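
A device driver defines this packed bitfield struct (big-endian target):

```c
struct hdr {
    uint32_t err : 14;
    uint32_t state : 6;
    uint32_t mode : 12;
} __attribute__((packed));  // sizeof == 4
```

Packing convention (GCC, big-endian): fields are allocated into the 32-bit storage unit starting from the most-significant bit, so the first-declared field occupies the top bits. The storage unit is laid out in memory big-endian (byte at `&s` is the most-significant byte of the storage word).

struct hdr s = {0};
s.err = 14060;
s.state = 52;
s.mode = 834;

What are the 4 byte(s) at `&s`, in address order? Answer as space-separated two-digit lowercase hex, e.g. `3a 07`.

db b3 43 42

err:14 = 14060 → 0x36ec << 18 → word 0xdbb00000
state:6 = 52 → 0x34 << 12 → word 0xdbb34000
mode:12 = 834 → 0x342 << 0 → word 0xdbb34342
word = 0xdbb34342 → big-endian bytes:
  [0]=0xdb  [1]=0xb3  [2]=0x43  [3]=0x42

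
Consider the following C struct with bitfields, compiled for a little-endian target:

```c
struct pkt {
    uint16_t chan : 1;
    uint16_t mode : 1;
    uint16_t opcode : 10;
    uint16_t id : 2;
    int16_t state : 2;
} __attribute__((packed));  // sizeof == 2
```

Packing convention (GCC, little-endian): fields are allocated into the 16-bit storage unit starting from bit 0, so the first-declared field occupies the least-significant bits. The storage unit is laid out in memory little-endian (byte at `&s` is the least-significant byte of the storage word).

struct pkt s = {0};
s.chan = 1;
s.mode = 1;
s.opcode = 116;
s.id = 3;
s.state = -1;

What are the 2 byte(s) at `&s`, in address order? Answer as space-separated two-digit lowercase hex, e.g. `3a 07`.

d3 f1

chan:1 = 1 → 0x1 << 0 → word 0x0001
mode:1 = 1 → 0x1 << 1 → word 0x0003
opcode:10 = 116 → 0x74 << 2 → word 0x01d3
id:2 = 3 → 0x3 << 12 → word 0x31d3
state:2 = -1 → 0x3 << 14 → word 0xf1d3
word = 0xf1d3 → little-endian bytes:
  [0]=0xd3  [1]=0xf1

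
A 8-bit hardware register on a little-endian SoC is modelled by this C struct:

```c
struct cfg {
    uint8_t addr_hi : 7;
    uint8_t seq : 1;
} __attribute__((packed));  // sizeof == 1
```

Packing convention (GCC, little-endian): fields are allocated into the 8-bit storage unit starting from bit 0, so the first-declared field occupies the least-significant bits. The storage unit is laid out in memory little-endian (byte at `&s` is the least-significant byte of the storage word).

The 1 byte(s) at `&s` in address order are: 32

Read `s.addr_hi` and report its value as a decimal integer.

50

[0]=0x32 (little-endian) → word 0x32
addr_hi:7 @ bit 0 → (0x32>>0)&0x7f = 0x32  ←
seq:1 @ bit 7 → (0x32>>7)&0x1 = 0x0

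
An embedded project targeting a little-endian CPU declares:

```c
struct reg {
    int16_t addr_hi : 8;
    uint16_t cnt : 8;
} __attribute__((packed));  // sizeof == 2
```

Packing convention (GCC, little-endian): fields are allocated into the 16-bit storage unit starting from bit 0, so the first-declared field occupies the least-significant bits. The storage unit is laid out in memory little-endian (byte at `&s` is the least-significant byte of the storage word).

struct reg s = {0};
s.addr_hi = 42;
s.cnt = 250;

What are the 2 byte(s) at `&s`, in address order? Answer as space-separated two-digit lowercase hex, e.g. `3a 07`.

addr_hi (8b) val=42 bits=0x2a at bit 0: 0x002a
cnt (8b) val=250 bits=0xfa at bit 8: 0xfa2a
word = 0xfa2a → little-endian bytes:
  [0]=0x2a  [1]=0xfa

2a fa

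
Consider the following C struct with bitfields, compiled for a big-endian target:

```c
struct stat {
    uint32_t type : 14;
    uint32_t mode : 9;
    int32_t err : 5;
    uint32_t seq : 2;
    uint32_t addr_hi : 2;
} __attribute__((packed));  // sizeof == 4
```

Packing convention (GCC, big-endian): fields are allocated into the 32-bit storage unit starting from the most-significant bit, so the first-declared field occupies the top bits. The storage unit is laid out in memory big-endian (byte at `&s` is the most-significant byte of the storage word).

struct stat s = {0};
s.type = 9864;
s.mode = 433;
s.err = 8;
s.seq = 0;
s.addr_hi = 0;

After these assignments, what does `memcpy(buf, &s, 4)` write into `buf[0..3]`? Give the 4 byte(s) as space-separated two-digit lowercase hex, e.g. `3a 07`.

[18+:14] type=9864 & 0x3fff = 0x2688; word=0x9a200000
[9+:9] mode=433 & 0x1ff = 0x1b1; word=0x9a236200
[4+:5] err=8 & 0x1f = 0x8; word=0x9a236280
[2+:2] seq=0 & 0x3 = 0x0; word=0x9a236280
[0+:2] addr_hi=0 & 0x3 = 0x0; word=0x9a236280
word = 0x9a236280 → big-endian bytes:
  [0]=0x9a  [1]=0x23  [2]=0x62  [3]=0x80

9a 23 62 80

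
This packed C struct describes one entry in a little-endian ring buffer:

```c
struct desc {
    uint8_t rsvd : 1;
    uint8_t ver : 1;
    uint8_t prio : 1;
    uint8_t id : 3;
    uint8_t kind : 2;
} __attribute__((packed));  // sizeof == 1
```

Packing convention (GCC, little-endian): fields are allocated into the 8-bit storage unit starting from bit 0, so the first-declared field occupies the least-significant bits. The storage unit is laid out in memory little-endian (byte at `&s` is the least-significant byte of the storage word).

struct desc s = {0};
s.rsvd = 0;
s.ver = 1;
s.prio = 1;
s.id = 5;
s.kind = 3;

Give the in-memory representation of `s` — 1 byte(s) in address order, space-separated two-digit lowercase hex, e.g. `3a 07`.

ee

rsvd:1 = 0 → 0x0 << 0 → word 0x00
ver:1 = 1 → 0x1 << 1 → word 0x02
prio:1 = 1 → 0x1 << 2 → word 0x06
id:3 = 5 → 0x5 << 3 → word 0x2e
kind:2 = 3 → 0x3 << 6 → word 0xee
word = 0xee → little-endian bytes:
  [0]=0xee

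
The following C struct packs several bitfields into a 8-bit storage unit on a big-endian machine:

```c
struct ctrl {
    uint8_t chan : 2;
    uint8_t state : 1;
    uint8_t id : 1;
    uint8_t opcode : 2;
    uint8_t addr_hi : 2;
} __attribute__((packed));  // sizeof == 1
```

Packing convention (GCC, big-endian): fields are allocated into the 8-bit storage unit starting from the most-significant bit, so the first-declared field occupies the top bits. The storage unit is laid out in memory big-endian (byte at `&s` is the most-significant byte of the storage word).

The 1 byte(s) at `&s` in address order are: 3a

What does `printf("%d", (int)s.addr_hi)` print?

2

[0]=0x3a (big-endian) → word 0x3a
chan [6+:2] = (word>>6) & 0x3 = 0
state [5+:1] = (word>>5) & 0x1 = 1
id [4+:1] = (word>>4) & 0x1 = 1
opcode [2+:2] = (word>>2) & 0x3 = 2
addr_hi [0+:2] = (word>>0) & 0x3 = 2  ←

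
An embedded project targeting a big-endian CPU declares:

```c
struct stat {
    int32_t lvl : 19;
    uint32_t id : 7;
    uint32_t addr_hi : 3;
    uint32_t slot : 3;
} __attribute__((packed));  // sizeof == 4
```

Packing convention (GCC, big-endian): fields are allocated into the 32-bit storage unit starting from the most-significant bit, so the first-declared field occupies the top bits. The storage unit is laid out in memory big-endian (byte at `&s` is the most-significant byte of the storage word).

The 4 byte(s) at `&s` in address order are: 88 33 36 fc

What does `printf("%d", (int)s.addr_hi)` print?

7

[0]=0x88 [1]=0x33 [2]=0x36 [3]=0xfc (big-endian) → word 0x883336fc
lvl [13+:19] = (word>>13) & 0x7ffff = 278937
id [6+:7] = (word>>6) & 0x7f = 91
addr_hi [3+:3] = (word>>3) & 0x7 = 7  ←
slot [0+:3] = (word>>0) & 0x7 = 4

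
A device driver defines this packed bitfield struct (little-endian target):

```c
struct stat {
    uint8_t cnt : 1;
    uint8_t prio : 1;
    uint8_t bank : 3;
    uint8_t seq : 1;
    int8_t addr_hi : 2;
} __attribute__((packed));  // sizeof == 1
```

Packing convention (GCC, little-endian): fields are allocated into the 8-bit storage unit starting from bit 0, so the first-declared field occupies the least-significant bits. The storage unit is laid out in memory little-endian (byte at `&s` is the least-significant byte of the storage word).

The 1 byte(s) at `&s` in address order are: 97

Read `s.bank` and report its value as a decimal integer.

5

[0]=0x97 (little-endian) → word 0x97
cnt [0+:1] = (word>>0) & 0x1 = 1
prio [1+:1] = (word>>1) & 0x1 = 1
bank [2+:3] = (word>>2) & 0x7 = 5  ←
seq [5+:1] = (word>>5) & 0x1 = 0
addr_hi [6+:2] = (word>>6) & 0x3 = 2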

■ **INSTRUCTIONS FOR THE TASK**: Up to and including the line with "s.state = -1;", repeat the data exactly, starting from its first line; nothing else belongs in the response.

■ **SOLUTION TO THIS PROBLEM**:
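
A device driver defines this packed bitfield struct (big-endian target):

```c
struct hdr {
    uint32_t err : 14;
    uint32_t state : 6;
    uint32_t mode : 12;
} __attribute__((packed));  // sizeof == 4
```

Packing convention (GCC, big-endian): fields are allocated into the 32-bit storage unit starting from the most-significant bit, so the first-declared field occupies the top bits. The storage unit is laid out in memory big-endian (byte at `&s` is the most-significant byte of the storage word).

struct hdr s = {0};
s.err = 14060;
s.state = 52;
s.mode = 834;

What are the 4 byte(s) at `&s`, in address order? Answer as space-separated two-digit lowercase hex, e.g. `3a 07`.

db b3 43 42

err:14 = 14060 → 0x36ec << 18 → word 0xdbb00000
state:6 = 52 → 0x34 << 12 → word 0xdbb34000
mode:12 = 834 → 0x342 << 0 → word 0xdbb34342
word = 0xdbb34342 → big-endian bytes:
  [0]=0xdb  [1]=0xb3  [2]=0x43  [3]=0x42

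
Consider the following C struct with bitfields, compiled for a little-endian target:

```c
struct pkt {
    uint16_t chan : 1;
    uint16_t mode : 1;
    uint16_t opcode : 10;
    uint16_t id : 2;
    int16_t state : 2;
} __attribute__((packed));  // sizeof == 2
```

Packing convention (GCC, little-endian): fields are allocated into the 16-bit storage unit starting from bit 0, so the first-declared field occupies the least-significant bits. The storage unit is laid out in memory little-endian (byte at `&s` is the least-significant byte of the storage word).

struct pkt s = {0};
s.chan = 1;
s.mode = 1;
s.opcode = 116;
s.id = 3;
s.state = -1;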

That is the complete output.